--- START ---
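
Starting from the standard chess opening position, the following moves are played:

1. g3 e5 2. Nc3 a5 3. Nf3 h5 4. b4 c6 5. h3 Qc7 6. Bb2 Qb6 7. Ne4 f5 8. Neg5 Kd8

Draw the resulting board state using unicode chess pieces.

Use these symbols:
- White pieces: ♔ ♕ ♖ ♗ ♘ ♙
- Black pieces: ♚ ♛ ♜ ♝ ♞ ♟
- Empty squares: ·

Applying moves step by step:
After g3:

♜ ♞ ♝ ♛ ♚ ♝ ♞ ♜
♟ ♟ ♟ ♟ ♟ ♟ ♟ ♟
· · · · · · · ·
· · · · · · · ·
· · · · · · · ·
· · · · · · ♙ ·
♙ ♙ ♙ ♙ ♙ ♙ · ♙
♖ ♘ ♗ ♕ ♔ ♗ ♘ ♖


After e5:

♜ ♞ ♝ ♛ ♚ ♝ ♞ ♜
♟ ♟ ♟ ♟ · ♟ ♟ ♟
· · · · · · · ·
· · · · ♟ · · ·
· · · · · · · ·
· · · · · · ♙ ·
♙ ♙ ♙ ♙ ♙ ♙ · ♙
♖ ♘ ♗ ♕ ♔ ♗ ♘ ♖


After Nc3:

♜ ♞ ♝ ♛ ♚ ♝ ♞ ♜
♟ ♟ ♟ ♟ · ♟ ♟ ♟
· · · · · · · ·
· · · · ♟ · · ·
· · · · · · · ·
· · ♘ · · · ♙ ·
♙ ♙ ♙ ♙ ♙ ♙ · ♙
♖ · ♗ ♕ ♔ ♗ ♘ ♖


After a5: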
--- END ---
● **Task goal**:
Reply with one number, the count of lines in the entries that hold the string "moves".

● **Solution for this problem**:
2